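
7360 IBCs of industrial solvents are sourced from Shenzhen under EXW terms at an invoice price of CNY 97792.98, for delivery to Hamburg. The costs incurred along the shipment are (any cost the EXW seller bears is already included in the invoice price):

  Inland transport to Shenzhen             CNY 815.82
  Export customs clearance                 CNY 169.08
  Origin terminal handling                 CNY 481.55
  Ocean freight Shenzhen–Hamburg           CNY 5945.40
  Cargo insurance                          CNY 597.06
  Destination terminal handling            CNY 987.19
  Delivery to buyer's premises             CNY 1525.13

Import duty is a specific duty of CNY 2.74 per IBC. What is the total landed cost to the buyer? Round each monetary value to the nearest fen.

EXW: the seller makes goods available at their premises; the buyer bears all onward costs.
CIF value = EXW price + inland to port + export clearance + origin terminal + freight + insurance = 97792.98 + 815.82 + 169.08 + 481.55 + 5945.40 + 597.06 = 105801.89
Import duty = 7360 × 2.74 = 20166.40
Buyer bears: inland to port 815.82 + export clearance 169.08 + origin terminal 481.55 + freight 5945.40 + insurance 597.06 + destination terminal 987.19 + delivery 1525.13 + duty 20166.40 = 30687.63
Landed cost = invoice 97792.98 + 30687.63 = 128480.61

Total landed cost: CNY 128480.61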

□ □ □

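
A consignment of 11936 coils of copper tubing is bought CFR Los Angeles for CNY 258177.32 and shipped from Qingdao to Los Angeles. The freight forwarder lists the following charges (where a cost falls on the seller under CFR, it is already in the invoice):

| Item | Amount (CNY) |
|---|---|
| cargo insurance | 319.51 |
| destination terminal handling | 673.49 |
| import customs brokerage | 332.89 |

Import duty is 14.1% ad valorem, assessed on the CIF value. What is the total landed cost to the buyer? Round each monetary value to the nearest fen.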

□ □ □

### WHAT TO DO:
In the entries above, find the line holding "Inland transport to" and the line holding "Delivery to buyer's"; print both of them and every line between, exactly, and nothing else.

### YOUR SOLUTION:
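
  Inland transport to Shenzhen             CNY 815.82
  Export customs clearance                 CNY 169.08
  Origin terminal handling                 CNY 481.55
  Ocean freight Shenzhen–Hamburg           CNY 5945.40
  Cargo insurance                          CNY 597.06
  Destination terminal handling            CNY 987.19
  Delivery to buyer's premises             CNY 1525.13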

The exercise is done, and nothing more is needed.